▸ **YOUR TASK**:
From the line with "The market for aluminum" through the final line of the entries below, write out each line exactly and nothing else.

== Segment start ==

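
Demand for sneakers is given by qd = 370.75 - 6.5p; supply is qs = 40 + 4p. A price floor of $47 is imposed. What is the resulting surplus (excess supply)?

Equilibrium price would be p* = 31.5, so the floor at 47 binds.
At p = 47: qd = 65.25, qs = 228.
Surplus = 228 − 65.25 = 162.75.

Surplus = 162.75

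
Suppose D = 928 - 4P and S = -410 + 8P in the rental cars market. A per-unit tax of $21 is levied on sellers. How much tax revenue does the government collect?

Tax revenue = 8946

Pre-tax equilibrium: P* = 111.5, Q* = 482.
Tax on sellers shifts supply to S = -410 + 8(P − 21) = -578 + 8P.
928 - 4P = -578 + 8P gives buyer price Pb = 125.5; sellers receive Ps = 125.5 − 21 = 104.5.
New quantity: Q = 928 − 4(125.5) = 426.
Revenue = 21 × 426 = 8946.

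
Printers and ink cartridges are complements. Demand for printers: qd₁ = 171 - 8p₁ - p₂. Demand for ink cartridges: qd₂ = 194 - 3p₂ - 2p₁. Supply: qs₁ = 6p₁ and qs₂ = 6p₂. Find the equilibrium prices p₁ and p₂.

Market 1: 171 - 8p₁ - p₂ = 6p₁ → 14p₁ + p₂ = 171.
Market 2: 9p₂ + 2p₁ = 194.
Eliminating p₂: 9×(1) − 1×(2) gives 124p₁ = 1345, so p₁ = 1345/124.
Back-substitute into (2): p₂ = (194 − 2×1345/124) / 9 = 1187/62.

p₁ = 1345/124, p₂ = 1187/62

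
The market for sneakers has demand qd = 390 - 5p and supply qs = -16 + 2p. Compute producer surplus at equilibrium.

Producer surplus = 2500

Equilibrium: 390 - 5p = -16 + 2p gives p* = 58, q* = 100.
Supply starts at p = 8 (where qs = 0).
PS = ½(58 − 8)(100) = 2500.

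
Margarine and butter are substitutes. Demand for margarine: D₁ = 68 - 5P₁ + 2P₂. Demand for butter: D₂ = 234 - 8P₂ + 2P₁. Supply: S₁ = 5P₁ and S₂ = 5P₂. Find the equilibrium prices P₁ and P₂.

Market 1: 68 - 5P₁ + 2P₂ = 5P₁ → 10P₁ - 2P₂ = 68.
Market 2: 13P₂ - 2P₁ = 234.
Eliminating P₂: 13×(1) + 2×(2) gives 126P₁ = 1352, so P₁ = 676/63.
Back-substitute into (2): P₂ = (234 + 2×676/63) / 13 = 1238/63.

P₁ = 676/63, P₂ = 1238/63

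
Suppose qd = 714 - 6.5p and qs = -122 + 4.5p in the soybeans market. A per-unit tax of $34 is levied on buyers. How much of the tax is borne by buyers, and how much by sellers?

Pre-tax equilibrium: p* = 76, q* = 220.
Tax on buyers shifts demand to qd = 714 − 6.5(p + 34) = 493 - 6.5p.
493 - 6.5p = -122 + 4.5p gives seller price ps = 615/11; buyers pay pb = 615/11 + 34 = 989/11.
New quantity: q = 714 − 6.5(989/11) = 2851/22.
Buyer burden = 989/11 − 76 = 153/11; seller burden = 76 − 615/11 = 221/11.

Buyers bear 153/11, sellers bear 221/11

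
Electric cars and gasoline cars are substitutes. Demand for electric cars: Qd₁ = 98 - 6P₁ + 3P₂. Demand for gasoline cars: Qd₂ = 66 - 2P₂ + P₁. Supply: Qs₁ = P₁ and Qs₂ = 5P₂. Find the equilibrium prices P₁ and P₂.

Market 1: 98 - 6P₁ + 3P₂ = P₁ → 7P₁ - 3P₂ = 98.
Market 2: 7P₂ - P₁ = 66.
Eliminating P₂: 7×(1) + 3×(2) gives 46P₁ = 884, so P₁ = 442/23.
Back-substitute into (2): P₂ = (66 + 1×442/23) / 7 = 280/23.

P₁ = 442/23, P₂ = 280/23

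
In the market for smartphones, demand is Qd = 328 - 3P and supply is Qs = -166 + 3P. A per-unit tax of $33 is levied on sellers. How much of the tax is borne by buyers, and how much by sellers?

Buyers bear $16.5, sellers bear $16.5

Pre-tax equilibrium: P* = 247/3, Q* = 81.
Tax on sellers shifts supply to Qs = -166 + 3(P − 33) = -265 + 3P.
328 - 3P = -265 + 3P gives buyer price Pb = 593/6; sellers receive Ps = 593/6 − 33 = 395/6.
New quantity: Q = 328 − 3(593/6) = 31.5.
Buyer burden = 593/6 − 247/3 = 16.5; seller burden = 247/3 − 395/6 = 16.5.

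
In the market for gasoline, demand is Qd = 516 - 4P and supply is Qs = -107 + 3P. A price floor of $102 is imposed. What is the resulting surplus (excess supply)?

Surplus = 91

Equilibrium price would be P* = 89, so the floor at 102 binds.
At P = 102: Qd = 108, Qs = 199.
Surplus = 199 − 108 = 91.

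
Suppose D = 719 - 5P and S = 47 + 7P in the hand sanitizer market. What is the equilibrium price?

P* = 56

Set D = S: 719 - 5P = 47 + 7P.
672 = 12P, so P* = 56.
Q* = 719 − 5(56) = 439.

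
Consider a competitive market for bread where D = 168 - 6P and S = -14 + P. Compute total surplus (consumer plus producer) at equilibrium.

Equilibrium: 168 - 6P = -14 + P gives P* = 26, Q* = 12.
Demand choke price: P = 28; supply starts at P = 14.
CS = ½(28 − 26)(12) = 12; PS = ½(26 − 14)(12) = 72.

Total surplus = 84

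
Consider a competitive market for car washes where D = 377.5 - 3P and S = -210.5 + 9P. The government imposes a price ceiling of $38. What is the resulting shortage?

Shortage = 132

Equilibrium price would be P* = 49, so the ceiling at 38 binds.
At P = 38: D = 377.5 − 3(38) = 263.5, S = -210.5 + 9(38) = 131.5.
Shortage = 263.5 − 131.5 = 132.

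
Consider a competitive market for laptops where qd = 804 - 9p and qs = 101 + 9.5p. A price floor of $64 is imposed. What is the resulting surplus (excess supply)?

Surplus = 481

Equilibrium price would be p* = 38, so the floor at 64 binds.
At p = 64: qd = 228, qs = 709.
Surplus = 709 − 228 = 481.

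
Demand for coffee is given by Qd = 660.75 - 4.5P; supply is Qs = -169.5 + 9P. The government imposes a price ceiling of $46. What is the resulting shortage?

Equilibrium price would be P* = 61.5, so the ceiling at 46 binds.
At P = 46: Qd = 660.75 − 4.5(46) = 453.75, Qs = -169.5 + 9(46) = 244.5.
Shortage = 453.75 − 244.5 = 209.25.

Shortage = 209.25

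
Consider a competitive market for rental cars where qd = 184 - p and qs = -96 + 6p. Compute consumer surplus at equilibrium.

Equilibrium: 184 - p = -96 + 6p gives p* = 40, q* = 144.
Demand choke price (qd = 0): p = 184.
CS = ½(184 − 40)(144) = 10368.

Consumer surplus = 10368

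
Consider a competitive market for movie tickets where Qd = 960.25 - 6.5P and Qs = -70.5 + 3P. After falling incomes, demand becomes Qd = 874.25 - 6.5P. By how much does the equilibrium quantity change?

Original equilibrium: P* = 108.5, Q* = 255.
New equilibrium: 874.25 - 6.5P = -70.5 + 3P, so 944.75 = 9.5P and P' = 3779/38; Q' = 874.25 − 6.5(3779/38) = 4329/19.
Change in quantity: 4329/19 − 255 = -516/19.

ΔQ = -516/19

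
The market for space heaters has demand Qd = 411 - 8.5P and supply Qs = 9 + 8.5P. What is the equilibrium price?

P* = 402/17

Set Qd = Qs: 411 - 8.5P = 9 + 8.5P.
402 = 17P, so P* = 402/17.
Q* = 411 − 8.5(402/17) = 210.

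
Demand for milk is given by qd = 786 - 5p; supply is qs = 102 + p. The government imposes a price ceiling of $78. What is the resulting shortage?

Equilibrium price would be p* = 114, so the ceiling at 78 binds.
At p = 78: qd = 786 − 5(78) = 396, qs = 102 + 1(78) = 180.
Shortage = 396 − 180 = 216.

Shortage = 216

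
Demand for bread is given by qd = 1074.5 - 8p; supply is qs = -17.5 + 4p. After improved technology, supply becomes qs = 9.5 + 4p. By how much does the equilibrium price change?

Original equilibrium: p* = 91, q* = 346.5.
New equilibrium: 1074.5 - 8p = 9.5 + 4p, so 1065 = 12p and p' = 88.75; q' = 1074.5 − 8(88.75) = 364.5.
Change in price: 88.75 − 91 = -2.25.

Δp = -2.25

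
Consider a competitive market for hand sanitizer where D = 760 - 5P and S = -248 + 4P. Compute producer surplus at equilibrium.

Equilibrium: 760 - 5P = -248 + 4P gives P* = 112, Q* = 200.
Supply starts at P = 62 (where S = 0).
PS = ½(112 − 62)(200) = 5000.

Producer surplus = 5000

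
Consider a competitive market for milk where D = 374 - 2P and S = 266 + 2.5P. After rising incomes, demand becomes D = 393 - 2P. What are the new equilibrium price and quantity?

P' = 254/9, Q' = 3029/9

Original equilibrium: P* = 24, Q* = 326.
New equilibrium: 393 - 2P = 266 + 2.5P, so 127 = 4.5P and P' = 254/9; Q' = 393 − 2(254/9) = 3029/9.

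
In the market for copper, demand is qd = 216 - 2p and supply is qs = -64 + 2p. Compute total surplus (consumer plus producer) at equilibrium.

Total surplus = 2888

Equilibrium: 216 - 2p = -64 + 2p gives p* = 70, q* = 76.
Demand choke price: p = 108; supply starts at p = 32.
CS = ½(108 − 70)(76) = 1444; PS = ½(70 − 32)(76) = 1444.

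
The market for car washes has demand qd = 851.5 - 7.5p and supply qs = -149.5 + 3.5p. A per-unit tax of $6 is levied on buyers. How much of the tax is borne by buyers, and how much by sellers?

Buyers bear 21/11, sellers bear 45/11

Pre-tax equilibrium: p* = 91, q* = 169.
Tax on buyers shifts demand to qd = 851.5 − 7.5(p + 6) = 806.5 - 7.5p.
806.5 - 7.5p = -149.5 + 3.5p gives seller price ps = 956/11; buyers pay pb = 956/11 + 6 = 1022/11.
New quantity: q = 851.5 − 7.5(1022/11) = 3403/22.
Buyer burden = 1022/11 − 91 = 21/11; seller burden = 91 − 956/11 = 45/11.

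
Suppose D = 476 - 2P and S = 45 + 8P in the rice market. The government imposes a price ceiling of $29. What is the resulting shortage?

Shortage = 141

Equilibrium price would be P* = 43.1, so the ceiling at 29 binds.
At P = 29: D = 476 − 2(29) = 418, S = 45 + 8(29) = 277.
Shortage = 418 − 277 = 141.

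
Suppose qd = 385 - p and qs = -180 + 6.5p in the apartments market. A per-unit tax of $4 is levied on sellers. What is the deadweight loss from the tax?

Pre-tax equilibrium: p* = 226/3, q* = 929/3.
Tax on sellers shifts supply to qs = -180 + 6.5(p − 4) = -206 + 6.5p.
385 - p = -206 + 6.5p gives buyer price pb = 78.8; sellers receive ps = 78.8 − 4 = 74.8.
New quantity: q = 385 − 1(78.8) = 306.2.
DWL = ½ × 4 × (929/3 − 306.2) = 104/15.

Deadweight loss = 104/15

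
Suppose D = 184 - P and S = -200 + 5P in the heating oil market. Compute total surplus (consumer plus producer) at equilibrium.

Total surplus = 8640

Equilibrium: 184 - P = -200 + 5P gives P* = 64, Q* = 120.
Demand choke price: P = 184; supply starts at P = 40.
CS = ½(184 − 64)(120) = 7200; PS = ½(64 − 40)(120) = 1440.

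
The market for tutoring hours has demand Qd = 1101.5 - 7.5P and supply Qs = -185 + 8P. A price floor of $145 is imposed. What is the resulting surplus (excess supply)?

Surplus = 961

Equilibrium price would be P* = 83, so the floor at 145 binds.
At P = 145: Qd = 14, Qs = 975.
Surplus = 975 − 14 = 961.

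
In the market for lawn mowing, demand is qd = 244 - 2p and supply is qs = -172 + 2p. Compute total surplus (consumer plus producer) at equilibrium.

Equilibrium: 244 - 2p = -172 + 2p gives p* = 104, q* = 36.
Demand choke price: p = 122; supply starts at p = 86.
CS = ½(122 − 104)(36) = 324; PS = ½(104 − 86)(36) = 324.

Total surplus = 648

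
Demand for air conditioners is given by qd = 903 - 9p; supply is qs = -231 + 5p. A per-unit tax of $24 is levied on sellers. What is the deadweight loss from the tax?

Pre-tax equilibrium: p* = 81, q* = 174.
Tax on sellers shifts supply to qs = -231 + 5(p − 24) = -351 + 5p.
903 - 9p = -351 + 5p gives buyer price pb = 627/7; sellers receive ps = 627/7 − 24 = 459/7.
New quantity: q = 903 − 9(627/7) = 678/7.
DWL = ½ × 24 × (174 − 678/7) = 6480/7.

Deadweight loss = 6480/7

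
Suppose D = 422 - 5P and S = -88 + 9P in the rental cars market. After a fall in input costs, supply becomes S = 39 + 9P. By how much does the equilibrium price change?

Original equilibrium: P* = 255/7, Q* = 1679/7.
New equilibrium: 422 - 5P = 39 + 9P, so 383 = 14P and P' = 383/14; Q' = 422 − 5(383/14) = 3993/14.
Change in price: 383/14 − 255/7 = -127/14.

ΔP = -127/14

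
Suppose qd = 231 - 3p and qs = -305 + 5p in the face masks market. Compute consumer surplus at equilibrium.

Consumer surplus = 150

Equilibrium: 231 - 3p = -305 + 5p gives p* = 67, q* = 30.
Demand choke price (qd = 0): p = 77.
CS = ½(77 − 67)(30) = 150.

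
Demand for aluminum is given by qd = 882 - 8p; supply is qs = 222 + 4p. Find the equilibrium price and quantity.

Set qd = qs: 882 - 8p = 222 + 4p.
660 = 12p, so p* = 55.
q* = 882 − 8(55) = 442.

p* = 55, q* = 442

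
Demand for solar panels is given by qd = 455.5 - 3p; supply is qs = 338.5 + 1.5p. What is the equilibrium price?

p* = 26

Set qd = qs: 455.5 - 3p = 338.5 + 1.5p.
117 = 4.5p, so p* = 26.
q* = 455.5 − 3(26) = 377.5.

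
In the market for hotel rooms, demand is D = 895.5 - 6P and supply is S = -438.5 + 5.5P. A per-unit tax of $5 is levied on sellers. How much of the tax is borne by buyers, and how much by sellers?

Buyers bear 55/23, sellers bear 60/23

Pre-tax equilibrium: P* = 116, Q* = 199.5.
Tax on sellers shifts supply to S = -438.5 + 5.5(P − 5) = -466 + 5.5P.
895.5 - 6P = -466 + 5.5P gives buyer price Pb = 2723/23; sellers receive Ps = 2723/23 − 5 = 2608/23.
New quantity: Q = 895.5 − 6(2723/23) = 8517/46.
Buyer burden = 2723/23 − 116 = 55/23; seller burden = 116 − 2608/23 = 60/23.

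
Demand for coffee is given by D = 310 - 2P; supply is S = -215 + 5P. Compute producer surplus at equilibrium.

Producer surplus = 2560

Equilibrium: 310 - 2P = -215 + 5P gives P* = 75, Q* = 160.
Supply starts at P = 43 (where S = 0).
PS = ½(75 − 43)(160) = 2560.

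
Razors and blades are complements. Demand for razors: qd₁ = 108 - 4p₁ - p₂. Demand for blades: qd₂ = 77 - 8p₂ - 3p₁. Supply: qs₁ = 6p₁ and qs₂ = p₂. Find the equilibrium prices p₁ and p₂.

p₁ = 895/87, p₂ = 446/87

Market 1: 108 - 4p₁ - p₂ = 6p₁ → 10p₁ + p₂ = 108.
Market 2: 9p₂ + 3p₁ = 77.
Eliminating p₂: 9×(1) − 1×(2) gives 87p₁ = 895, so p₁ = 895/87.
Back-substitute into (2): p₂ = (77 − 3×895/87) / 9 = 446/87.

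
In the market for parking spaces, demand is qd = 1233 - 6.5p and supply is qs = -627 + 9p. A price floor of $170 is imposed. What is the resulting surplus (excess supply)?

Equilibrium price would be p* = 120, so the floor at 170 binds.
At p = 170: qd = 128, qs = 903.
Surplus = 903 − 128 = 775.

Surplus = 775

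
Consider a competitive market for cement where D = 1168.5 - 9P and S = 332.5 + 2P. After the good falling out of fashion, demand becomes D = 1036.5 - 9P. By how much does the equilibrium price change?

Original equilibrium: P* = 76, Q* = 484.5.
New equilibrium: 1036.5 - 9P = 332.5 + 2P, so 704 = 11P and P' = 64; Q' = 1036.5 − 9(64) = 460.5.
Change in price: 64 − 76 = -12.

ΔP = -12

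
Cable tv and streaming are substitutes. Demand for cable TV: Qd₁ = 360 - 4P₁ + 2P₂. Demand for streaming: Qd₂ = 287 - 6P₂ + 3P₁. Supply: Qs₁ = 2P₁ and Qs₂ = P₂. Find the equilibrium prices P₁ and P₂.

P₁ = 1547/18, P₂ = 467/6

Market 1: 360 - 4P₁ + 2P₂ = 2P₁ → 6P₁ - 2P₂ = 360.
Market 2: 7P₂ - 3P₁ = 287.
Eliminating P₂: 7×(1) + 2×(2) gives 36P₁ = 3094, so P₁ = 1547/18.
Back-substitute into (2): P₂ = (287 + 3×1547/18) / 7 = 467/6.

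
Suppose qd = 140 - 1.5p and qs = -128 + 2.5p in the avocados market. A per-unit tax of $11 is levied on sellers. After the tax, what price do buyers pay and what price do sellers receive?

Pre-tax equilibrium: p* = 67, q* = 39.5.
Tax on sellers shifts supply to qs = -128 + 2.5(p − 11) = -155.5 + 2.5p.
140 - 1.5p = -155.5 + 2.5p gives buyer price pb = 73.875; sellers receive ps = 73.875 − 11 = 62.875.
New quantity: q = 140 − 1.5(73.875) = 29.1875.

Buyers pay $73.875, sellers receive $62.875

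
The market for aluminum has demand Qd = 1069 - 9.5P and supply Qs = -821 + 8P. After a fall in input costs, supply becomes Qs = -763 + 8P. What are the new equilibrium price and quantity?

Original equilibrium: P* = 108, Q* = 43.
New equilibrium: 1069 - 9.5P = -763 + 8P, so 1832 = 17.5P and P' = 3664/35; Q' = 1069 − 9.5(3664/35) = 2607/35.

P' = 3664/35, Q' = 2607/35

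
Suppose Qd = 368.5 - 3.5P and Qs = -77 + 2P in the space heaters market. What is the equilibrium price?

Set Qd = Qs: 368.5 - 3.5P = -77 + 2P.
445.5 = 5.5P, so P* = 81.
Q* = 368.5 − 3.5(81) = 85.

P* = 81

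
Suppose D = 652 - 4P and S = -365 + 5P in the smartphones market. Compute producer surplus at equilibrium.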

== Segment end ==

▸ **COMPLETED TASK**:
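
The market for aluminum has demand Qd = 1069 - 9.5P and supply Qs = -821 + 8P. After a fall in input costs, supply becomes Qs = -763 + 8P. What are the new equilibrium price and quantity?

Original equilibrium: P* = 108, Q* = 43.
New equilibrium: 1069 - 9.5P = -763 + 8P, so 1832 = 17.5P and P' = 3664/35; Q' = 1069 − 9.5(3664/35) = 2607/35.

P' = 3664/35, Q' = 2607/35

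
Suppose Qd = 368.5 - 3.5P and Qs = -77 + 2P in the space heaters market. What is the equilibrium price?

Set Qd = Qs: 368.5 - 3.5P = -77 + 2P.
445.5 = 5.5P, so P* = 81.
Q* = 368.5 − 3.5(81) = 85.

P* = 81

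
Suppose D = 652 - 4P and S = -365 + 5P in the smartphones market. Compute producer surplus at equilibrium.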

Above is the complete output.